● **TASK DESCRIPTION**
Nothing in the data below may be left out; return all of it exactly.

● **DATA PROVIDED**
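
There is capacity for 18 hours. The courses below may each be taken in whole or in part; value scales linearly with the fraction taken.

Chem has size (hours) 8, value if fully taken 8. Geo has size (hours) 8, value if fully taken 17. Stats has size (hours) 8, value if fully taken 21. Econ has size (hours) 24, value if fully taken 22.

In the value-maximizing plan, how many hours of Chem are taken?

2

Rank by value-to-size ratio: Stats 21/8≈2.62, Geo 17/8≈2.12, Chem 8/8≈1, Econ 22/24≈0.917.
Take all of Stats (8 hours, value 21) — 10 hours left.
Geo: take in full, 8 hours for value 17 — 2 left.
2 hours left: a 2/8 share of Chem gives 8×2/8 = 2.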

● **RESPONSE**
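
There is capacity for 18 hours. The courses below may each be taken in whole or in part; value scales linearly with the fraction taken.

Chem has size (hours) 8, value if fully taken 8. Geo has size (hours) 8, value if fully taken 17. Stats has size (hours) 8, value if fully taken 21. Econ has size (hours) 24, value if fully taken 22.

In the value-maximizing plan, how many hours of Chem are taken?

2

Rank by value-to-size ratio: Stats 21/8≈2.62, Geo 17/8≈2.12, Chem 8/8≈1, Econ 22/24≈0.917.
Take all of Stats (8 hours, value 21) — 10 hours left.
Geo: take in full, 8 hours for value 17 — 2 left.
2 hours left: a 2/8 share of Chem gives 8×2/8 = 2.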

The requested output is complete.